*** INPUT RECORDS ***
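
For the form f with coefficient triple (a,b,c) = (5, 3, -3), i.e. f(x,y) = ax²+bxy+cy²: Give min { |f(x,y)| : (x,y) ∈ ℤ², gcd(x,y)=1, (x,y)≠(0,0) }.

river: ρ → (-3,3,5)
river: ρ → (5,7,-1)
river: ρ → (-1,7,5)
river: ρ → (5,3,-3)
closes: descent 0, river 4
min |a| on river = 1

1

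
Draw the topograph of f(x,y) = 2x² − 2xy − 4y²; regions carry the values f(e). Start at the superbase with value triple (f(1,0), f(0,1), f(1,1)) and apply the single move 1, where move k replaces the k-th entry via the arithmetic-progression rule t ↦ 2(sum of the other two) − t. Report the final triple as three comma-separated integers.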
*** End of INPUT RECORDS ***
*** INPUT RECORDS ***
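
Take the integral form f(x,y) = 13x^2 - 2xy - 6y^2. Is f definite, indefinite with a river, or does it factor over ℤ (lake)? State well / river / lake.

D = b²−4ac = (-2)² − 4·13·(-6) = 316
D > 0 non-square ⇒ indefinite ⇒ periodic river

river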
*** End of INPUT RECORDS ***
*** INPUT RECORDS ***
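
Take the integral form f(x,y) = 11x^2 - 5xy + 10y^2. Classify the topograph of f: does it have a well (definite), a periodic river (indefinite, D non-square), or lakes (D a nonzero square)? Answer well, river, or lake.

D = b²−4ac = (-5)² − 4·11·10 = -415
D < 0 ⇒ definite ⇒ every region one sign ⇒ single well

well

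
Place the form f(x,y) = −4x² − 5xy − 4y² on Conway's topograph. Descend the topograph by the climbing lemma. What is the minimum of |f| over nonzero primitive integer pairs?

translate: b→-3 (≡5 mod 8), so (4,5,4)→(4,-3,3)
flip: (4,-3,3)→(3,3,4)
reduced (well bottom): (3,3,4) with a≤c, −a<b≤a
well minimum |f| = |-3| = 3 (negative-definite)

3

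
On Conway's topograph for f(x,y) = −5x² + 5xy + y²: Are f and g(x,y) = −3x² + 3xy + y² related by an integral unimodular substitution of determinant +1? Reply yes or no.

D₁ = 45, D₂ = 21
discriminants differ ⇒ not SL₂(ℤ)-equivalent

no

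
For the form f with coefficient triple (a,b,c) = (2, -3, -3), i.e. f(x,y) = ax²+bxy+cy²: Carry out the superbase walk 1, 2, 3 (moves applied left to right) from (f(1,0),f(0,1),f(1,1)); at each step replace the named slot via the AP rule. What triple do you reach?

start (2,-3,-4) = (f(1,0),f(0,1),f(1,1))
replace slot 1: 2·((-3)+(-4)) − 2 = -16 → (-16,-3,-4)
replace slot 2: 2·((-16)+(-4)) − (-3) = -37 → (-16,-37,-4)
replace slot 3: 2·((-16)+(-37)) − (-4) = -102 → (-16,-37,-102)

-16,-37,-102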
*** End of INPUT RECORDS ***
■ **GOAL OF THE EXERCISE**: From the entries above, write out only the lines starting at the line that holds "ax²+bxy+cy²: Give min" and ending at the line that holds "Draw the topograph", keeping both and matching them exactly.

■ **EXERCISE OUTPUT**:
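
For the form f with coefficient triple (a,b,c) = (5, 3, -3), i.e. f(x,y) = ax²+bxy+cy²: Give min { |f(x,y)| : (x,y) ∈ ℤ², gcd(x,y)=1, (x,y)≠(0,0) }.

river: ρ → (-3,3,5)
river: ρ → (5,7,-1)
river: ρ → (-1,7,5)
river: ρ → (5,3,-3)
closes: descent 0, river 4
min |a| on river = 1

1

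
Draw the topograph of f(x,y) = 2x² − 2xy − 4y²; regions carry the values f(e). Start at the superbase with value triple (f(1,0), f(0,1), f(1,1)) and apply the single move 1, where move k replaces the k-th entry via the arithmetic-progression rule t ↦ 2(sum of the other two) − t. Report the final triple as three comma-separated integers.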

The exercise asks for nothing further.